*Task item*:
The output must match the entries below exactly.

(Records contained in a dataset)

★ ★ ★

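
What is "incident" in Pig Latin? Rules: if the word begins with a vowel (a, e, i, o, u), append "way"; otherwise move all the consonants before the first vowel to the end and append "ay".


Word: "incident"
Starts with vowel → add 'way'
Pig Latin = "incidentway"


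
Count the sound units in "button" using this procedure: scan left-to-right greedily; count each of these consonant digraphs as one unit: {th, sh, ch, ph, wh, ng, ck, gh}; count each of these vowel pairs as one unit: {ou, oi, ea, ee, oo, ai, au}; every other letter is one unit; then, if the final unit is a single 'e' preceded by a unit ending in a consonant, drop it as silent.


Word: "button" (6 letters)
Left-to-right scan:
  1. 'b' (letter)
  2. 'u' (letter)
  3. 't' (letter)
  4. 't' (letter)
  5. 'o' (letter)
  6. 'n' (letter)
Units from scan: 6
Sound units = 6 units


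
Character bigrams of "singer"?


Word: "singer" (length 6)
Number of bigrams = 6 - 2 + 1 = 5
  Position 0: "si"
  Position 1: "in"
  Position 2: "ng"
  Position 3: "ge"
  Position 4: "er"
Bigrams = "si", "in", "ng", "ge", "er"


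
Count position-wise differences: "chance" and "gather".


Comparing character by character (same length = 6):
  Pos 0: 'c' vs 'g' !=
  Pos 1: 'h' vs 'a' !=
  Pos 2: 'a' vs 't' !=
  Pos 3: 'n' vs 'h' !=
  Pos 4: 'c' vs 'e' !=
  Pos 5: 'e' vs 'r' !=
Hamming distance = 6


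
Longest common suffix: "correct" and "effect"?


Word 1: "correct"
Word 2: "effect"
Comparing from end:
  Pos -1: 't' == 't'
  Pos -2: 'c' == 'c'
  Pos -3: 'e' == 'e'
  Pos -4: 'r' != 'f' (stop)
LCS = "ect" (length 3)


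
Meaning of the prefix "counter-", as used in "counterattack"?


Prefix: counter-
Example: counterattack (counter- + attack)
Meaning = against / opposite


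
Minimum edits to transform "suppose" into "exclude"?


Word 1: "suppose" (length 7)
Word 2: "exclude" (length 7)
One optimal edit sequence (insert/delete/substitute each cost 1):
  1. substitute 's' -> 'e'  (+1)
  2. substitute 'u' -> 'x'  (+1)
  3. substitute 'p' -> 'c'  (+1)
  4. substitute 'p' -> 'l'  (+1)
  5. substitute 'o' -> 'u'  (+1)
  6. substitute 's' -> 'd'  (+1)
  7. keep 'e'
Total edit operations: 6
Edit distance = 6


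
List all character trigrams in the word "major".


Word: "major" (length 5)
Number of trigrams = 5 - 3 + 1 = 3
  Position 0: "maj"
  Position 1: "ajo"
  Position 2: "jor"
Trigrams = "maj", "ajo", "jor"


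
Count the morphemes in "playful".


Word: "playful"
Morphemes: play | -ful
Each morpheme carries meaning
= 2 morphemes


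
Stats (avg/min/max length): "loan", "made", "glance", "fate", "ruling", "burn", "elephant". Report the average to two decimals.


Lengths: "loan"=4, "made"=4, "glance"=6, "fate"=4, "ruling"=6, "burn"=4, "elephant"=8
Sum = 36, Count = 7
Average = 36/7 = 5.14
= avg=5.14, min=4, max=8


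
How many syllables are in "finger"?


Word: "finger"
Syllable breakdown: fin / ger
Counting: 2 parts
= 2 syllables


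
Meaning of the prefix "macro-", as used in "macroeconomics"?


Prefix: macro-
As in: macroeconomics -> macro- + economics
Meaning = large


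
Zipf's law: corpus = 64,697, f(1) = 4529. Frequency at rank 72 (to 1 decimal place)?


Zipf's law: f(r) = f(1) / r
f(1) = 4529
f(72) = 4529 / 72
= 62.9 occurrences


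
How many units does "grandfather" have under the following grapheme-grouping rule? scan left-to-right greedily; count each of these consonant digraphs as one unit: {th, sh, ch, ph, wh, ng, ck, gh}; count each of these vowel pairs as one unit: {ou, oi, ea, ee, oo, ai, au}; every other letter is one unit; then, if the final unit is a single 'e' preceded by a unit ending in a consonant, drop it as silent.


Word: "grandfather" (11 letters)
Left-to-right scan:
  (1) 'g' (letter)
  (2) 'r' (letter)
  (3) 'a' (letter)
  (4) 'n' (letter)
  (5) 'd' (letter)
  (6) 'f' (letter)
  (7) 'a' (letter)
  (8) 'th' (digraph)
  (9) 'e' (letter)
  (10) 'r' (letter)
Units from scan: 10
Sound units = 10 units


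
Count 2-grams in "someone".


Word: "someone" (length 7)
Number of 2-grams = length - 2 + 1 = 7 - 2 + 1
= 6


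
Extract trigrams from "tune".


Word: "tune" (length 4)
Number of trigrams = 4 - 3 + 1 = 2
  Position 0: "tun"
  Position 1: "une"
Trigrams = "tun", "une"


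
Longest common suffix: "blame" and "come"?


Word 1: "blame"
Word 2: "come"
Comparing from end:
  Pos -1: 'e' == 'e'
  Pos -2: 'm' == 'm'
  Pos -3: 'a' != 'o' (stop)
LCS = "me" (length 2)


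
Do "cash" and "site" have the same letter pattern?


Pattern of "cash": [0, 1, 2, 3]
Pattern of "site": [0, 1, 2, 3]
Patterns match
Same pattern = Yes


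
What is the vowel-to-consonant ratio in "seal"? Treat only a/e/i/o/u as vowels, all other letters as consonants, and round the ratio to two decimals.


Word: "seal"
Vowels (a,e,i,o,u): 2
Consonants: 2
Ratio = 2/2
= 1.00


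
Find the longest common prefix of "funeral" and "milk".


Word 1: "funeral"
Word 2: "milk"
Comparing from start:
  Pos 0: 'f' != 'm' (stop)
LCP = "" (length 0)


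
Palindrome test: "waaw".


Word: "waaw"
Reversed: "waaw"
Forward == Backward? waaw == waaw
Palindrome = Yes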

★ ★ ★

*Reply to the task*:
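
What is "incident" in Pig Latin? Rules: if the word begins with a vowel (a, e, i, o, u), append "way"; otherwise move all the consonants before the first vowel to the end and append "ay".


Word: "incident"
Starts with vowel → add 'way'
Pig Latin = "incidentway"


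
Count the sound units in "button" using this procedure: scan left-to-right greedily; count each of these consonant digraphs as one unit: {th, sh, ch, ph, wh, ng, ck, gh}; count each of these vowel pairs as one unit: {ou, oi, ea, ee, oo, ai, au}; every other letter is one unit; then, if the final unit is a single 'e' preceded by a unit ending in a consonant, drop it as silent.


Word: "button" (6 letters)
Left-to-right scan:
  1. 'b' (letter)
  2. 'u' (letter)
  3. 't' (letter)
  4. 't' (letter)
  5. 'o' (letter)
  6. 'n' (letter)
Units from scan: 6
Sound units = 6 units


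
Character bigrams of "singer"?


Word: "singer" (length 6)
Number of bigrams = 6 - 2 + 1 = 5
  Position 0: "si"
  Position 1: "in"
  Position 2: "ng"
  Position 3: "ge"
  Position 4: "er"
Bigrams = "si", "in", "ng", "ge", "er"


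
Count position-wise differences: "chance" and "gather".


Comparing character by character (same length = 6):
  Pos 0: 'c' vs 'g' !=
  Pos 1: 'h' vs 'a' !=
  Pos 2: 'a' vs 't' !=
  Pos 3: 'n' vs 'h' !=
  Pos 4: 'c' vs 'e' !=
  Pos 5: 'e' vs 'r' !=
Hamming distance = 6


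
Longest common suffix: "correct" and "effect"?


Word 1: "correct"
Word 2: "effect"
Comparing from end:
  Pos -1: 't' == 't'
  Pos -2: 'c' == 'c'
  Pos -3: 'e' == 'e'
  Pos -4: 'r' != 'f' (stop)
LCS = "ect" (length 3)


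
Meaning of the prefix "counter-", as used in "counterattack"?


Prefix: counter-
Example: counterattack (counter- + attack)
Meaning = against / opposite


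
Minimum edits to transform "suppose" into "exclude"?


Word 1: "suppose" (length 7)
Word 2: "exclude" (length 7)
One optimal edit sequence (insert/delete/substitute each cost 1):
  1. substitute 's' -> 'e'  (+1)
  2. substitute 'u' -> 'x'  (+1)
  3. substitute 'p' -> 'c'  (+1)
  4. substitute 'p' -> 'l'  (+1)
  5. substitute 'o' -> 'u'  (+1)
  6. substitute 's' -> 'd'  (+1)
  7. keep 'e'
Total edit operations: 6
Edit distance = 6


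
List all character trigrams in the word "major".


Word: "major" (length 5)
Number of trigrams = 5 - 3 + 1 = 3
  Position 0: "maj"
  Position 1: "ajo"
  Position 2: "jor"
Trigrams = "maj", "ajo", "jor"


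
Count the morphemes in "playful".


Word: "playful"
Morphemes: play | -ful
Each morpheme carries meaning
= 2 morphemes


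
Stats (avg/min/max length): "loan", "made", "glance", "fate", "ruling", "burn", "elephant". Report the average to two decimals.


Lengths: "loan"=4, "made"=4, "glance"=6, "fate"=4, "ruling"=6, "burn"=4, "elephant"=8
Sum = 36, Count = 7
Average = 36/7 = 5.14
= avg=5.14, min=4, max=8


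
How many syllables are in "finger"?


Word: "finger"
Syllable breakdown: fin / ger
Counting: 2 parts
= 2 syllables


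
Meaning of the prefix "macro-", as used in "macroeconomics"?


Prefix: macro-
As in: macroeconomics -> macro- + economics
Meaning = large


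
Zipf's law: corpus = 64,697, f(1) = 4529. Frequency at rank 72 (to 1 decimal place)?


Zipf's law: f(r) = f(1) / r
f(1) = 4529
f(72) = 4529 / 72
= 62.9 occurrences


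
How many units does "grandfather" have under the following grapheme-grouping rule? scan left-to-right greedily; count each of these consonant digraphs as one unit: {th, sh, ch, ph, wh, ng, ck, gh}; count each of these vowel pairs as one unit: {ou, oi, ea, ee, oo, ai, au}; every other letter is one unit; then, if the final unit is a single 'e' preceded by a unit ending in a consonant, drop it as silent.


Word: "grandfather" (11 letters)
Left-to-right scan:
  (1) 'g' (letter)
  (2) 'r' (letter)
  (3) 'a' (letter)
  (4) 'n' (letter)
  (5) 'd' (letter)
  (6) 'f' (letter)
  (7) 'a' (letter)
  (8) 'th' (digraph)
  (9) 'e' (letter)
  (10) 'r' (letter)
Units from scan: 10
Sound units = 10 units


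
Count 2-grams in "someone".


Word: "someone" (length 7)
Number of 2-grams = length - 2 + 1 = 7 - 2 + 1
= 6


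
Extract trigrams from "tune".


Word: "tune" (length 4)
Number of trigrams = 4 - 3 + 1 = 2
  Position 0: "tun"
  Position 1: "une"
Trigrams = "tun", "une"


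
Longest common suffix: "blame" and "come"?


Word 1: "blame"
Word 2: "come"
Comparing from end:
  Pos -1: 'e' == 'e'
  Pos -2: 'm' == 'm'
  Pos -3: 'a' != 'o' (stop)
LCS = "me" (length 2)


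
Do "cash" and "site" have the same letter pattern?


Pattern of "cash": [0, 1, 2, 3]
Pattern of "site": [0, 1, 2, 3]
Patterns match
Same pattern = Yes


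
What is the vowel-to-consonant ratio in "seal"? Treat only a/e/i/o/u as vowels, all other letters as consonants, and round the ratio to two decimals.


Word: "seal"
Vowels (a,e,i,o,u): 2
Consonants: 2
Ratio = 2/2
= 1.00


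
Find the longest common prefix of "funeral" and "milk".


Word 1: "funeral"
Word 2: "milk"
Comparing from start:
  Pos 0: 'f' != 'm' (stop)
LCP = "" (length 0)


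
Palindrome test: "waaw".


Word: "waaw"
Reversed: "waaw"
Forward == Backward? waaw == waaw
Palindrome = Yes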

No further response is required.